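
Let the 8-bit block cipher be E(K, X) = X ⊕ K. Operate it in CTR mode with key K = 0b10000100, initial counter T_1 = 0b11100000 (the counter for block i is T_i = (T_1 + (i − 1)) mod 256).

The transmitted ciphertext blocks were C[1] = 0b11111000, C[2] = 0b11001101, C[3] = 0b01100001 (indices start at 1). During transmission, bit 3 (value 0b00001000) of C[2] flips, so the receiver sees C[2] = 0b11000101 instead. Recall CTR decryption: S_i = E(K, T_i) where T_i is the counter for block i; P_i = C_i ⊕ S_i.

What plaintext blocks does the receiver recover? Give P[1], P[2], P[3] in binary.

P[1] = 0b10011100, P[2] = 0b10100000, P[3] = 0b00000111

Only C[2] changed, to 0b11000101. In CTR, a change in C_i flips the same bit in P_i only; the keystream is unaffected. Decrypting the received ciphertext:
P[1]: T = 0b11100000, S = E(K, T) = 0b01100100; 0b11111000 ⊕ 0b01100100 = 0b10011100.
P[2]: T = 0b11100001, S = E(K, T) = 0b01100101; 0b11000101 ⊕ 0b01100101 = 0b10100000.
P[3]: T = 0b11100010, S = E(K, T) = 0b01100110; 0b01100001 ⊕ 0b01100110 = 0b00000111.
Blocks that differ from the original plaintext: P[2].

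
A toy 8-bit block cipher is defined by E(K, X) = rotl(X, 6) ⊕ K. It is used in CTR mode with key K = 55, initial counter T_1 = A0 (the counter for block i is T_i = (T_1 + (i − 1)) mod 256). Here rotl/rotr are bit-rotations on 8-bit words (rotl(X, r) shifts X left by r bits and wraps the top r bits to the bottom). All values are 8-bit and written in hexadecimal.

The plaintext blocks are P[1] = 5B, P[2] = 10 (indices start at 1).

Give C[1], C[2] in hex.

CTR encryption: S_i = E(K, T_i) where T_i is the counter for block i; C_i = P_i ⊕ S_i.
C[1]: T = A0, S = E(K, T) = 7D; 5B ⊕ 7D = 26.
C[2]: T = A1, S = E(K, T) = 3D; 10 ⊕ 3D = 2D.

C[1] = 26, C[2] = 2D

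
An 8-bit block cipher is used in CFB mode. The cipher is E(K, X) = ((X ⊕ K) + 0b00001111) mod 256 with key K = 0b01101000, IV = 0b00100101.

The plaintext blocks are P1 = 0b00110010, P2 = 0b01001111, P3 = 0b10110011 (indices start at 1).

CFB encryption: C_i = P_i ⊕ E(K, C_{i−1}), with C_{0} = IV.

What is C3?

C1: E(K, 0b00100101) = 0b01011100; 0b00110010 ⊕ 0b01011100 = 0b01101110.
C2: E(K, 0b01101110) = 0b00010101; 0b01001111 ⊕ 0b00010101 = 0b01011010.
C3: E(K, 0b01011010) = 0b01000001; 0b10110011 ⊕ 0b01000001 = 0b11110010.

C3 = 0b11110010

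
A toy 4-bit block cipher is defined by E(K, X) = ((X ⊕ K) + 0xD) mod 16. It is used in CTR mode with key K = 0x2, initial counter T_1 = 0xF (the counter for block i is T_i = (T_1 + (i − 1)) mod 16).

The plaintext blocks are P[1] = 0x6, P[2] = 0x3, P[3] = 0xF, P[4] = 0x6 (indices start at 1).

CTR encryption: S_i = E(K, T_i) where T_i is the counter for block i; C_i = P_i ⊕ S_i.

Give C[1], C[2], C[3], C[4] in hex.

C[1]: T = 0xF, S = E(K, T) = 0xA; 0x6 ⊕ 0xA = 0xC.
C[2]: T = 0x0, S = E(K, T) = 0xF; 0x3 ⊕ 0xF = 0xC.
C[3]: T = 0x1, S = E(K, T) = 0x0; 0xF ⊕ 0x0 = 0xF.
C[4]: T = 0x2, S = E(K, T) = 0xD; 0x6 ⊕ 0xD = 0xB.

C[1] = 0xC, C[2] = 0xC, C[3] = 0xF, C[4] = 0xB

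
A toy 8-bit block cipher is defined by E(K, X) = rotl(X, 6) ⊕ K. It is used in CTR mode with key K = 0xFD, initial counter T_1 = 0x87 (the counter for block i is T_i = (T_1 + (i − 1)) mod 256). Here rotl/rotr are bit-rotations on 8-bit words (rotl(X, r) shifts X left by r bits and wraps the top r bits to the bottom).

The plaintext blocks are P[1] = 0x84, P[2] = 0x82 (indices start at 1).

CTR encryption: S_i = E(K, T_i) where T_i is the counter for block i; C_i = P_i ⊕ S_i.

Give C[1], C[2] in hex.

C[1] = 0x98, C[2] = 0x5D

C[1]: T = 0x87, S = E(K, T) = 0x1C; 0x84 ⊕ 0x1C = 0x98.
C[2]: T = 0x88, S = E(K, T) = 0xDF; 0x82 ⊕ 0xDF = 0x5D.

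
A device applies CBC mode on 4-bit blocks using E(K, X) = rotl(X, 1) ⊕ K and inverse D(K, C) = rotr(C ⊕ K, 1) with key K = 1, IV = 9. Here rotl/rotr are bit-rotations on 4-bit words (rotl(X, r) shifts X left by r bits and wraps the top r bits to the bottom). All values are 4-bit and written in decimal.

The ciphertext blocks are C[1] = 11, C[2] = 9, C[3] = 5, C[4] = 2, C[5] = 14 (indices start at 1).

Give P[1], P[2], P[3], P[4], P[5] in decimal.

P[1] = 12, P[2] = 15, P[3] = 11, P[4] = 12, P[5] = 13

CBC decryption: P_i = D(K, C_i) ⊕ C_{i−1}, with C_{0} = IV.
P[1]: D(K, 11) = 5; 5 ⊕ 9 = 12.
P[2]: D(K, 9) = 4; 4 ⊕ 11 = 15.
P[3]: D(K, 5) = 2; 2 ⊕ 9 = 11.
P[4]: D(K, 2) = 9; 9 ⊕ 5 = 12.
P[5]: D(K, 14) = 15; 15 ⊕ 2 = 13.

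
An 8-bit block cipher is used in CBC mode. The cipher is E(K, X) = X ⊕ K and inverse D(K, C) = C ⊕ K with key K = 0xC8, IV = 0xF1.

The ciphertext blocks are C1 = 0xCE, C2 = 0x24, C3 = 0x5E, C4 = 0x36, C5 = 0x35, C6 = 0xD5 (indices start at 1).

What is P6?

P6 = 0x28

CBC decryption: P_i = D(K, C_i) ⊕ C_{i−1}, with C_{0} = IV.
P6: D(K, 0xD5) = 0x1D; 0x1D ⊕ 0x35 = 0x28.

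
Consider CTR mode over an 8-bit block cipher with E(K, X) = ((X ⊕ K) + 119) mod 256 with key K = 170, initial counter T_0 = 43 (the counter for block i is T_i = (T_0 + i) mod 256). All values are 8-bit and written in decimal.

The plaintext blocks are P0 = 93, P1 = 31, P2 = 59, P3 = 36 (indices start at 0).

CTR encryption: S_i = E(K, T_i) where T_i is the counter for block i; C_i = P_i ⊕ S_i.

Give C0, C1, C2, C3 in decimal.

C0: T = 43, S = E(K, T) = 248; 93 ⊕ 248 = 165.
C1: T = 44, S = E(K, T) = 253; 31 ⊕ 253 = 226.
C2: T = 45, S = E(K, T) = 254; 59 ⊕ 254 = 197.
C3: T = 46, S = E(K, T) = 251; 36 ⊕ 251 = 223.

C0 = 165, C1 = 226, C2 = 197, C3 = 223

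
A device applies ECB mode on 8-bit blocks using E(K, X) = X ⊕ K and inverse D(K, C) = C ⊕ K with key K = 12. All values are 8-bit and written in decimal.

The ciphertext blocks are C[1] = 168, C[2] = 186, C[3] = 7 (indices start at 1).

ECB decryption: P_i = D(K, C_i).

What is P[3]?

P[3]: D(K, 7) = 11.

P[3] = 11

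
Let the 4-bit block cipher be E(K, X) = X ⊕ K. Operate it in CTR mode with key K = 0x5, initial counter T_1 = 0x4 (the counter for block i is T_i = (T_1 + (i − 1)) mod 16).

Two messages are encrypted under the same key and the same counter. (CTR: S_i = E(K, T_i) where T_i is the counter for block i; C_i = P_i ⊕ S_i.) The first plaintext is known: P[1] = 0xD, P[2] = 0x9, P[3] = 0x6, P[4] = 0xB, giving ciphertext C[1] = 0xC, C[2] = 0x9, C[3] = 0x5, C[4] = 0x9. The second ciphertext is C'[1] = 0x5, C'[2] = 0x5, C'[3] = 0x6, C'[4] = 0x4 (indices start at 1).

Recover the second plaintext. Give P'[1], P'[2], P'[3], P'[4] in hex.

In CTR with a reused counter, both messages share the same keystream S_i, so C_i ⊕ C'_i = P_i ⊕ P'_i and thus P'_i = P_i ⊕ C_i ⊕ C'_i.
P'[1]: 0xD ⊕ 0xC ⊕ 0x5 = 0x4.
P'[2]: 0x9 ⊕ 0x9 ⊕ 0x5 = 0x5.
P'[3]: 0x6 ⊕ 0x5 ⊕ 0x6 = 0x5.
P'[4]: 0xB ⊕ 0x9 ⊕ 0x4 = 0x6.

P'[1] = 0x4, P'[2] = 0x5, P'[3] = 0x5, P'[4] = 0x6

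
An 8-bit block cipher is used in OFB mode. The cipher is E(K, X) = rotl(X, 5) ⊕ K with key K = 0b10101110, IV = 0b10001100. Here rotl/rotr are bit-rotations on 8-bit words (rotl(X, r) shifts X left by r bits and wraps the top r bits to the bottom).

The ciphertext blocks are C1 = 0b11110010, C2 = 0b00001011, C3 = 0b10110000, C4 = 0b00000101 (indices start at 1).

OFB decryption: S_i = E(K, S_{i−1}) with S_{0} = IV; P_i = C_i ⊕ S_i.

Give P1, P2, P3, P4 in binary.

P1 = 0b11001101, P2 = 0b01000010, P3 = 0b00110111, P4 = 0b01011011

P1: S = E(K, 0b10001100) = 0b00111111; 0b11110010 ⊕ 0b00111111 = 0b11001101.
P2: S = E(K, 0b00111111) = 0b01001001; 0b00001011 ⊕ 0b01001001 = 0b01000010.
P3: S = E(K, 0b01001001) = 0b10000111; 0b10110000 ⊕ 0b10000111 = 0b00110111.
P4: S = E(K, 0b10000111) = 0b01011110; 0b00000101 ⊕ 0b01011110 = 0b01011011.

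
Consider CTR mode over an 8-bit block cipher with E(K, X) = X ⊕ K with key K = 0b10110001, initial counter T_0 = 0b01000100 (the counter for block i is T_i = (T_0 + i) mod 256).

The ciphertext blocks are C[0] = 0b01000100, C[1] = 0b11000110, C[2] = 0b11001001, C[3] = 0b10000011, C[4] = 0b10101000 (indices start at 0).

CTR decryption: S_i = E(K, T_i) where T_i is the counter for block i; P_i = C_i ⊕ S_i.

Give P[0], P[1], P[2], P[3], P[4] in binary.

P[0]: T = 0b01000100, S = E(K, T) = 0b11110101; 0b01000100 ⊕ 0b11110101 = 0b10110001.
P[1]: T = 0b01000101, S = E(K, T) = 0b11110100; 0b11000110 ⊕ 0b11110100 = 0b00110010.
P[2]: T = 0b01000110, S = E(K, T) = 0b11110111; 0b11001001 ⊕ 0b11110111 = 0b00111110.
P[3]: T = 0b01000111, S = E(K, T) = 0b11110110; 0b10000011 ⊕ 0b11110110 = 0b01110101.
P[4]: T = 0b01001000, S = E(K, T) = 0b11111001; 0b10101000 ⊕ 0b11111001 = 0b01010001.

P[0] = 0b10110001, P[1] = 0b00110010, P[2] = 0b00111110, P[3] = 0b01110101, P[4] = 0b01010001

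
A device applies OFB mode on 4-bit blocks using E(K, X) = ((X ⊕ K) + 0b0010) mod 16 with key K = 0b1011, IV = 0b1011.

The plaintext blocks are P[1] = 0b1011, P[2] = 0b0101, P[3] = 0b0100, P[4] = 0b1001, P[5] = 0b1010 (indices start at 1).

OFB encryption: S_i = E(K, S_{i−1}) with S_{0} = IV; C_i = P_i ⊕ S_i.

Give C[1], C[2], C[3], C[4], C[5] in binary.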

**What is required**:
Every line with the string "Operate" in the material should be returned.

**Task result**:
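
Let the 8-bit block cipher be E(K, X) = X ⊕ K. Operate it in CTR mode with key K = 0b10000100, initial counter T_1 = 0b11100000 (the counter for block i is T_i = (T_1 + (i − 1)) mod 256).
Let the 4-bit block cipher be E(K, X) = X ⊕ K. Operate it in CTR mode with key K = 0x5, initial counter T_1 = 0x4 (the counter for block i is T_i = (T_1 + (i − 1)) mod 16).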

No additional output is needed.